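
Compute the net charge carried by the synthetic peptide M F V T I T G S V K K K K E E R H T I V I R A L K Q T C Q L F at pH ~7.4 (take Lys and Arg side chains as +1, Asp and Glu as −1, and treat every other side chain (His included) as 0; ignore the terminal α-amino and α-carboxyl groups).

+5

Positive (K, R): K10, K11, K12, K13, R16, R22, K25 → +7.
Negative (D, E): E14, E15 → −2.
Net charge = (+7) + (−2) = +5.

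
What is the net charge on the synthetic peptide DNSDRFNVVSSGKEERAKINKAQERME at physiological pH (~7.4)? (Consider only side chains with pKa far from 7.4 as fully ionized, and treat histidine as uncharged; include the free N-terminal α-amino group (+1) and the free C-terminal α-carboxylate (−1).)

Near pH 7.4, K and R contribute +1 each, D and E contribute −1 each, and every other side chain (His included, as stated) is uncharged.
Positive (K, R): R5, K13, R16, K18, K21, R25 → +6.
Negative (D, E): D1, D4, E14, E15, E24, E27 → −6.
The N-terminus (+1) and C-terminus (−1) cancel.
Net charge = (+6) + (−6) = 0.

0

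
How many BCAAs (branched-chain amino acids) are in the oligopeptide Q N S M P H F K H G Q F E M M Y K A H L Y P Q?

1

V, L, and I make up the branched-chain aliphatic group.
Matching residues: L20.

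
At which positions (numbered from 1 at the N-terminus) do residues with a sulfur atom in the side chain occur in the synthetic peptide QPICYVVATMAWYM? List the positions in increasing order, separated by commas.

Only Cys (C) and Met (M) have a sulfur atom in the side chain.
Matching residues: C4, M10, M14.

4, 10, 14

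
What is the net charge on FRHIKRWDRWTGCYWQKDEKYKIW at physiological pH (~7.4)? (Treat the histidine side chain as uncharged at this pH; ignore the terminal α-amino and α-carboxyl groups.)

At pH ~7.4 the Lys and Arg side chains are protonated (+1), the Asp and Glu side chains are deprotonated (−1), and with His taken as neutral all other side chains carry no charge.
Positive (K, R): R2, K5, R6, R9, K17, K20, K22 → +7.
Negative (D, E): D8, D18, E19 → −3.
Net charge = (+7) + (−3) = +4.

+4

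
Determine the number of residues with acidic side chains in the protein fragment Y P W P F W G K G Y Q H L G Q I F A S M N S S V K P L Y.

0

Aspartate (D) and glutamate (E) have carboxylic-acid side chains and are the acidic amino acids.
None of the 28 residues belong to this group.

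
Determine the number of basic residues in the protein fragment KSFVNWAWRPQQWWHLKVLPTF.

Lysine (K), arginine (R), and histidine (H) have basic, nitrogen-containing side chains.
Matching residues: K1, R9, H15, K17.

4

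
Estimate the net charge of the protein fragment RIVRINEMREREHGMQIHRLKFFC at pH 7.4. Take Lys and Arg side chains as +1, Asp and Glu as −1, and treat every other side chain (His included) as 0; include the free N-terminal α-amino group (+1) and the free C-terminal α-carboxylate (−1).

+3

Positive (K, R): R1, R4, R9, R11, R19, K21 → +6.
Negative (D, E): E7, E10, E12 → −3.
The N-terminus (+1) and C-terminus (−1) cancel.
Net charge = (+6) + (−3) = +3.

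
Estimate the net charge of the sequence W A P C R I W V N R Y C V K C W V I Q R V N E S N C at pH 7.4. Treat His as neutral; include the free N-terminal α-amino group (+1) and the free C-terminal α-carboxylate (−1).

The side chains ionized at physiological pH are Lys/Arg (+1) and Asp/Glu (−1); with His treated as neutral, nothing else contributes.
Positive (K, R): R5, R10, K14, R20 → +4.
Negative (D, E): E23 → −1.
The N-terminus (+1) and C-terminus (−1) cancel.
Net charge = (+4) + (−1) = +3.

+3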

• **Exercise aim**: All of the material above needs to be transcribed verbatim.

• **Answer to this task**:
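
Compute the net charge carried by the synthetic peptide M F V T I T G S V K K K K E E R H T I V I R A L K Q T C Q L F at pH ~7.4 (take Lys and Arg side chains as +1, Asp and Glu as −1, and treat every other side chain (His included) as 0; ignore the terminal α-amino and α-carboxyl groups).

+5

Positive (K, R): K10, K11, K12, K13, R16, R22, K25 → +7.
Negative (D, E): E14, E15 → −2.
Net charge = (+7) + (−2) = +5.

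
What is the net charge on the synthetic peptide DNSDRFNVVSSGKEERAKINKAQERME at physiological pH (~7.4)? (Consider only side chains with pKa far from 7.4 as fully ionized, and treat histidine as uncharged; include the free N-terminal α-amino group (+1) and the free C-terminal α-carboxylate (−1).)

Near pH 7.4, K and R contribute +1 each, D and E contribute −1 each, and every other side chain (His included, as stated) is uncharged.
Positive (K, R): R5, K13, R16, K18, K21, R25 → +6.
Negative (D, E): D1, D4, E14, E15, E24, E27 → −6.
The N-terminus (+1) and C-terminus (−1) cancel.
Net charge = (+6) + (−6) = 0.

0

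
How many BCAAs (branched-chain amino acids) are in the oligopeptide Q N S M P H F K H G Q F E M M Y K A H L Y P Q?

1

V, L, and I make up the branched-chain aliphatic group.
Matching residues: L20.

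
At which positions (numbered from 1 at the N-terminus) do residues with a sulfur atom in the side chain occur in the synthetic peptide QPICYVVATMAWYM? List the positions in increasing order, separated by commas.

Only Cys (C) and Met (M) have a sulfur atom in the side chain.
Matching residues: C4, M10, M14.

4, 10, 14

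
What is the net charge on FRHIKRWDRWTGCYWQKDEKYKIW at physiological pH (~7.4)? (Treat the histidine side chain as uncharged at this pH; ignore the terminal α-amino and α-carboxyl groups.)

At pH ~7.4 the Lys and Arg side chains are protonated (+1), the Asp and Glu side chains are deprotonated (−1), and with His taken as neutral all other side chains carry no charge.
Positive (K, R): R2, K5, R6, R9, K17, K20, K22 → +7.
Negative (D, E): D8, D18, E19 → −3.
Net charge = (+7) + (−3) = +4.

+4

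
Determine the number of residues with acidic side chains in the protein fragment Y P W P F W G K G Y Q H L G Q I F A S M N S S V K P L Y.

0

Aspartate (D) and glutamate (E) have carboxylic-acid side chains and are the acidic amino acids.
None of the 28 residues belong to this group.

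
Determine the number of basic residues in the protein fragment KSFVNWAWRPQQWWHLKVLPTF.

Lysine (K), arginine (R), and histidine (H) have basic, nitrogen-containing side chains.
Matching residues: K1, R9, H15, K17.

4

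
Estimate the net charge of the protein fragment RIVRINEMREREHGMQIHRLKFFC at pH 7.4. Take Lys and Arg side chains as +1, Asp and Glu as −1, and treat every other side chain (His included) as 0; include the free N-terminal α-amino group (+1) and the free C-terminal α-carboxylate (−1).

+3

Positive (K, R): R1, R4, R9, R11, R19, K21 → +6.
Negative (D, E): E7, E10, E12 → −3.
The N-terminus (+1) and C-terminus (−1) cancel.
Net charge = (+6) + (−3) = +3.

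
Estimate the net charge of the sequence W A P C R I W V N R Y C V K C W V I Q R V N E S N C at pH 7.4. Treat His as neutral; include the free N-terminal α-amino group (+1) and the free C-terminal α-carboxylate (−1).

The side chains ionized at physiological pH are Lys/Arg (+1) and Asp/Glu (−1); with His treated as neutral, nothing else contributes.
Positive (K, R): R5, R10, K14, R20 → +4.
Negative (D, E): E23 → −1.
The N-terminus (+1) and C-terminus (−1) cancel.
Net charge = (+4) + (−1) = +3.

+3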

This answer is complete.